Problem to solve
In the listing below, print exactly the lines from the first through the one that contains "I: A(4), B(21), D(3), G(16), H(10)".
*** Available data ***
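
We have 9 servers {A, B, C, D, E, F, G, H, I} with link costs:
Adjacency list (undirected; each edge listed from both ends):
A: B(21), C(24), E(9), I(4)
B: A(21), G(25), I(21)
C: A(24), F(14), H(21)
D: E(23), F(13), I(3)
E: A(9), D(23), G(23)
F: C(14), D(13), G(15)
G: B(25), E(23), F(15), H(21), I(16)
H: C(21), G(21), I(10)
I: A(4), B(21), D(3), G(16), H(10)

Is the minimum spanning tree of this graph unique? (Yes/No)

No

Kruskal: consider edges lightest-first.
D–I (3): add — endpoints in different components.
A–I (4): add — endpoints in different components.
A–E (9): add — endpoints in different components.
H–I (10): add — endpoints in different components.
D–F (13): add — endpoints in different components.
C–F (14): add — endpoints in different components.
F–G (15): add — endpoints in different components.
G–I (16): skip — G and I already connected.
A–B (21): add — endpoints in different components.
Non-tree edge B–I has weight 21, equal to the heaviest edge on its tree cycle — swapping gives another MST of the same weight. Not unique.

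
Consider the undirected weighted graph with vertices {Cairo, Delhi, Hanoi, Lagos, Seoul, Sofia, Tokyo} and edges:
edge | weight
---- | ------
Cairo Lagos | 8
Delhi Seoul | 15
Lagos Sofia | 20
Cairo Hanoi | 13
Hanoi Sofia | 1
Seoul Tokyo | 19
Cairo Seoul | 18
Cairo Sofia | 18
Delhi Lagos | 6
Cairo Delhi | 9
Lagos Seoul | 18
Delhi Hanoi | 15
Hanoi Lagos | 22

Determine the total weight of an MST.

62

Prim's algorithm from Lagos:
Step 1: frontier [Delhi Lagos 6, Cairo Lagos 8, Lagos Seoul 18, Lagos Sofia 20, Hanoi Lagos 22] → take Delhi Lagos (6); add Delhi.
Step 2: frontier [Cairo Delhi 9, Delhi Hanoi 15, Delhi Seoul 15, Cairo Lagos 8, Lagos Seoul 18, Lagos Sofia 20, Hanoi Lagos 22] → take Cairo Lagos (8); add Cairo.
Step 3: frontier [Cairo Hanoi 13, Cairo Seoul 18, Cairo Sofia 18, Delhi Hanoi 15, Delhi Seoul 15, Lagos Seoul 18, Lagos Sofia 20, Hanoi Lagos 22] → take Cairo Hanoi (13); add Hanoi.
Step 4: frontier [Cairo Seoul 18, Cairo Sofia 18, Delhi Seoul 15, Hanoi Sofia 1, Lagos Seoul 18, Lagos Sofia 20] → take Hanoi Sofia (1); add Sofia.
Step 5: frontier [Cairo Seoul 18, Delhi Seoul 15, Lagos Seoul 18] → take Delhi Seoul (15); add Seoul.
Step 6: frontier [Seoul Tokyo 19] → take Seoul Tokyo (19); add Tokyo.
MST edges: Delhi Lagos, Cairo Lagos, Cairo Hanoi, Hanoi Sofia, Delhi Seoul, Seoul Tokyo; total weight 6+8+13+1+15+19 = 62.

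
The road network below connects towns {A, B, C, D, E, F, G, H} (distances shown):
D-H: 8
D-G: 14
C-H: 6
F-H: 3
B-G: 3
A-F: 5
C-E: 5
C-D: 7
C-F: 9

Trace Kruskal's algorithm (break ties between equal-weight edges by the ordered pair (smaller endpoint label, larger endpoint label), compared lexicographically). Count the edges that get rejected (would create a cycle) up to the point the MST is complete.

Sort edges by weight, then run Kruskal:
B-G (3): add — endpoints in different components.
F-H (3): add — endpoints in different components.
A-F (5): add — endpoints in different components.
C-E (5): add — endpoints in different components.
C-H (6): add — endpoints in different components.
C-D (7): add — endpoints in different components.
D-H (8): skip — D and H already connected.
C-F (9): skip — C and F already connected.
D-G (14): add — endpoints in different components.
Edges rejected before the tree was complete: 2.

2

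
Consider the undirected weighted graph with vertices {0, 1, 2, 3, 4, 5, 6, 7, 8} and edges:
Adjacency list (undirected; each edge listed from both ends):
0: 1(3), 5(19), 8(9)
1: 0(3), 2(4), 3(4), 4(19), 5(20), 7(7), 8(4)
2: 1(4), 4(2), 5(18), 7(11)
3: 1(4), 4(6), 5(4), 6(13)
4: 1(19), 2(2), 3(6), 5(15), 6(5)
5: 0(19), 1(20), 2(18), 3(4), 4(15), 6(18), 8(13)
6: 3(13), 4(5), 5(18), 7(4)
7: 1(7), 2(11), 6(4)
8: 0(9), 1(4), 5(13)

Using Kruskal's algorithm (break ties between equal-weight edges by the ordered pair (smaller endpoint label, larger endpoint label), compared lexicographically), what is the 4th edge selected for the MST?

1-3

Kruskal: consider edges lightest-first.
2-4 (2): add — endpoints in different components.
0-1 (3): add — endpoints in different components.
1-2 (4): add — endpoints in different components.
1-3 (4): add — endpoints in different components.
1-8 (4): add — endpoints in different components.
3-5 (4): add — endpoints in different components.
6-7 (4): add — endpoints in different components.
4-6 (5): add — endpoints in different components.
The 4th edge added is 1-3.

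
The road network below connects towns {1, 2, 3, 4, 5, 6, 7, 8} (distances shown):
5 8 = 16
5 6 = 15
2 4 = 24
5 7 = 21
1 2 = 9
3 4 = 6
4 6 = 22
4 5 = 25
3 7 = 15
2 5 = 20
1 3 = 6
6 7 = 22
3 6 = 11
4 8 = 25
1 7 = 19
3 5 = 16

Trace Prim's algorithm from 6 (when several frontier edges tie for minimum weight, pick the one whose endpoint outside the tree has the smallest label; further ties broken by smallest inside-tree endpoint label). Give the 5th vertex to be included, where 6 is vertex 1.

Prim's algorithm from 6:
Step 1: cheapest edge leaving the tree is 3 6 (11); add 3.
Step 2: cheapest edge leaving the tree is 1 3 (6); add 1.
Step 3: cheapest edge leaving the tree is 3 4 (6); add 4.
Step 4: cheapest edge leaving the tree is 1 2 (9); add 2.
Step 5: cheapest edge leaving the tree is 5 6 (15); add 5.
Step 6: cheapest edge leaving the tree is 3 7 (15); add 7.
Step 7: cheapest edge leaving the tree is 5 8 (16); add 8.
Vertex order: 6, 3, 1, 4, 2, 5, 7, 8. The 5th vertex is 2.

2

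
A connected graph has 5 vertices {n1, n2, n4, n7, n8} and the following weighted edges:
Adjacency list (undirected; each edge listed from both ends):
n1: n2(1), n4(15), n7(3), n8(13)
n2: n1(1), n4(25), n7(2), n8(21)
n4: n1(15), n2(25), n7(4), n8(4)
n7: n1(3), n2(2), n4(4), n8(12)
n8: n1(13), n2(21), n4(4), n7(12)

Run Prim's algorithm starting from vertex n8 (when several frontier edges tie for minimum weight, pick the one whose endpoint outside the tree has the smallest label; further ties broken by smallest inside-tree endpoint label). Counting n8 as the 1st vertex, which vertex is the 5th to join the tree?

n1

Grow the tree from n8 using Prim:
Step 1: frontier [n4—n8 4, n7—n8 12, n1—n8 13, n2—n8 21] → take n4—n8 (4); add n4.
Step 2: frontier [n4—n7 4, n1—n4 15, n2—n4 25, n7—n8 12, n1—n8 13, n2—n8 21] → take n4—n7 (4); add n7.
Step 3: frontier [n1—n4 15, n2—n4 25, n2—n7 2, n1—n7 3, n1—n8 13, n2—n8 21] → take n2—n7 (2); add n2.
Step 4: frontier [n1—n2 1, n1—n4 15, n1—n7 3, n1—n8 13] → take n1—n2 (1); add n1.
Vertex order: n8, n4, n7, n2, n1. The 5th vertex is n1.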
***
Result of this exercise
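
We have 9 servers {A, B, C, D, E, F, G, H, I} with link costs:
Adjacency list (undirected; each edge listed from both ends):
A: B(21), C(24), E(9), I(4)
B: A(21), G(25), I(21)
C: A(24), F(14), H(21)
D: E(23), F(13), I(3)
E: A(9), D(23), G(23)
F: C(14), D(13), G(15)
G: B(25), E(23), F(15), H(21), I(16)
H: C(21), G(21), I(10)
I: A(4), B(21), D(3), G(16), H(10)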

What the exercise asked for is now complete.